◆ About this task ◆
Each line below must be written out exactly as shown.

**** Input data

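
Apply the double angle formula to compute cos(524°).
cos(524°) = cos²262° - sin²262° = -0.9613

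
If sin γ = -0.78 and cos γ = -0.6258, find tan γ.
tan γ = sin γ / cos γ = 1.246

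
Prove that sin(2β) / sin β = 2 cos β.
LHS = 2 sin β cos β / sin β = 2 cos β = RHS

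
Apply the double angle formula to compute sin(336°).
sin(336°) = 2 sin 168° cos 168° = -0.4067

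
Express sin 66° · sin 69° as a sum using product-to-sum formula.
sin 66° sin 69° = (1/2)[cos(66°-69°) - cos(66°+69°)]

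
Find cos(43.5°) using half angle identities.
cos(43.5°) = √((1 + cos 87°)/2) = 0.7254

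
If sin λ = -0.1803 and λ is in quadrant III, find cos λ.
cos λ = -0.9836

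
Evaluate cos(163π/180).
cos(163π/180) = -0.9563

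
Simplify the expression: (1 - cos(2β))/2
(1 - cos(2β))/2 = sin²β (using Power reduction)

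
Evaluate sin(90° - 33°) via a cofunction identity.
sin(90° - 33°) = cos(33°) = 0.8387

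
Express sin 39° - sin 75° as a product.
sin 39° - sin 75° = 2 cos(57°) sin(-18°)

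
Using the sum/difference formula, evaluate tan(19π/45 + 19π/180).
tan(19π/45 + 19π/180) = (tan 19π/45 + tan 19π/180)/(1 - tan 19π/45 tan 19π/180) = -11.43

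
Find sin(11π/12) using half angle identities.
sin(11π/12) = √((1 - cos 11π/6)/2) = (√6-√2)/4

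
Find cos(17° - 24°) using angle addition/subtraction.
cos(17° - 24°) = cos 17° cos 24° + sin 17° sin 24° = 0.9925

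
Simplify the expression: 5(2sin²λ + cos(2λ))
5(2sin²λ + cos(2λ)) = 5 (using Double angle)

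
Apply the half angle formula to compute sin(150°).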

********

◆ Exercise result ◆
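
Apply the double angle formula to compute cos(524°).
cos(524°) = cos²262° - sin²262° = -0.9613

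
If sin γ = -0.78 and cos γ = -0.6258, find tan γ.
tan γ = sin γ / cos γ = 1.246

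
Prove that sin(2β) / sin β = 2 cos β.
LHS = 2 sin β cos β / sin β = 2 cos β = RHS

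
Apply the double angle formula to compute sin(336°).
sin(336°) = 2 sin 168° cos 168° = -0.4067

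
Express sin 66° · sin 69° as a sum using product-to-sum formula.
sin 66° sin 69° = (1/2)[cos(66°-69°) - cos(66°+69°)]

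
Find cos(43.5°) using half angle identities.
cos(43.5°) = √((1 + cos 87°)/2) = 0.7254

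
If sin λ = -0.1803 and λ is in quadrant III, find cos λ.
cos λ = -0.9836

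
Evaluate cos(163π/180).
cos(163π/180) = -0.9563

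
Simplify the expression: (1 - cos(2β))/2
(1 - cos(2β))/2 = sin²β (using Power reduction)

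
Evaluate sin(90° - 33°) via a cofunction identity.
sin(90° - 33°) = cos(33°) = 0.8387

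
Express sin 39° - sin 75° as a product.
sin 39° - sin 75° = 2 cos(57°) sin(-18°)

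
Using the sum/difference formula, evaluate tan(19π/45 + 19π/180).
tan(19π/45 + 19π/180) = (tan 19π/45 + tan 19π/180)/(1 - tan 19π/45 tan 19π/180) = -11.43

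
Find sin(11π/12) using half angle identities.
sin(11π/12) = √((1 - cos 11π/6)/2) = (√6-√2)/4

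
Find cos(17° - 24°) using angle addition/subtraction.
cos(17° - 24°) = cos 17° cos 24° + sin 17° sin 24° = 0.9925

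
Simplify the expression: 5(2sin²λ + cos(2λ))
5(2sin²λ + cos(2λ)) = 5 (using Double angle)

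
Apply the half angle formula to compute sin(150°).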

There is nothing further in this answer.